[Stored data entries]
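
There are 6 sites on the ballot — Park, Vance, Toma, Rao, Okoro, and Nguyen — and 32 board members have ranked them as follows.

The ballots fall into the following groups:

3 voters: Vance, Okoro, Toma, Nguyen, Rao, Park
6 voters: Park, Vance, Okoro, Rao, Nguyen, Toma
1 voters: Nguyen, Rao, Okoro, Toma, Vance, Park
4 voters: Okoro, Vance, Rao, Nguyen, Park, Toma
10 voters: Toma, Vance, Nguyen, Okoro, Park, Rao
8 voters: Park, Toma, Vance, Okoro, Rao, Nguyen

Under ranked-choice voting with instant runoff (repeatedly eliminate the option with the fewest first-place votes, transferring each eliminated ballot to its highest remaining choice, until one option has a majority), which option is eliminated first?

Rao

Round 1: Park 14, Toma 10, Okoro 4, Vance 3, Nguyen 1, Rao 0. Rao has the fewest and is eliminated.
Round 2: Park 14, Toma 10, Okoro 4, Vance 3, Nguyen 1. Nguyen has the fewest and is eliminated.
Round 3: Park 14, Toma 10, Okoro 5, Vance 3. Vance has the fewest and is eliminated.
Round 4: Park 14, Toma 10, Okoro 8. Okoro has the fewest and is eliminated.
Round 5: Park 18, Toma 14. Park has a majority.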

■ Work instruction ■
Repeat back all entries verbatim.

■ Task solution ■
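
There are 6 sites on the ballot — Park, Vance, Toma, Rao, Okoro, and Nguyen — and 32 board members have ranked them as follows.

The ballots fall into the following groups:

3 voters: Vance, Okoro, Toma, Nguyen, Rao, Park
6 voters: Park, Vance, Okoro, Rao, Nguyen, Toma
1 voters: Nguyen, Rao, Okoro, Toma, Vance, Park
4 voters: Okoro, Vance, Rao, Nguyen, Park, Toma
10 voters: Toma, Vance, Nguyen, Okoro, Park, Rao
8 voters: Park, Toma, Vance, Okoro, Rao, Nguyen

Under ranked-choice voting with instant runoff (repeatedly eliminate the option with the fewest first-place votes, transferring each eliminated ballot to its highest remaining choice, until one option has a majority), which option is eliminated first?

Rao

Round 1: Park 14, Toma 10, Okoro 4, Vance 3, Nguyen 1, Rao 0. Rao has the fewest and is eliminated.
Round 2: Park 14, Toma 10, Okoro 4, Vance 3, Nguyen 1. Nguyen has the fewest and is eliminated.
Round 3: Park 14, Toma 10, Okoro 5, Vance 3. Vance has the fewest and is eliminated.
Round 4: Park 14, Toma 10, Okoro 8. Okoro has the fewest and is eliminated.
Round 5: Park 18, Toma 14. Park has a majority.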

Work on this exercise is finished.